*** PROVIDED ENTRIES Section Begins ***
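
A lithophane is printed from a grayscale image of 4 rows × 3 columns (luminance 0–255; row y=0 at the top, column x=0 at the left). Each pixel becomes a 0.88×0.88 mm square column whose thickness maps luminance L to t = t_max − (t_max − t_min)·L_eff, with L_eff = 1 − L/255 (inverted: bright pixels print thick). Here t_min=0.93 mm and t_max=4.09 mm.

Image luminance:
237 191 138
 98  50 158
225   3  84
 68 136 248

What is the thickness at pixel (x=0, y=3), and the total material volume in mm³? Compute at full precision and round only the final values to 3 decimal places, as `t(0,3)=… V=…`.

t(0,3)=1.773 V=24.342

span = t_max - t_min = 4.09 - 0.93 = 3.160
L(0,3) = 68, L_eff = 1 - 68/255 = 0.733333 (inverted)
t(0,3) = 4.09 - 3.160·0.733333 = 1.773
Σt over all 4·3 pixels = 200389/6375 ≈ 31.4335686
V = pitch²·Σt = 0.88²·200389/6375 = 24.342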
*** PROVIDED ENTRIES Section Ends ***
In full and without any edits, output the material above.

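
A lithophane is printed from a grayscale image of 4 rows × 3 columns (luminance 0–255; row y=0 at the top, column x=0 at the left). Each pixel becomes a 0.88×0.88 mm square column whose thickness maps luminance L to t = t_max − (t_max − t_min)·L_eff, with L_eff = 1 − L/255 (inverted: bright pixels print thick). Here t_min=0.93 mm and t_max=4.09 mm.

Image luminance:
237 191 138
 98  50 158
225   3  84
 68 136 248

What is the thickness at pixel (x=0, y=3), and the total material volume in mm³? Compute at full precision and round only the final values to 3 decimal places, as `t(0,3)=… V=…`.

t(0,3)=1.773 V=24.342

span = t_max - t_min = 4.09 - 0.93 = 3.160
L(0,3) = 68, L_eff = 1 - 68/255 = 0.733333 (inverted)
t(0,3) = 4.09 - 3.160·0.733333 = 1.773
Σt over all 4·3 pixels = 200389/6375 ≈ 31.4335686
V = pitch²·Σt = 0.88²·200389/6375 = 24.342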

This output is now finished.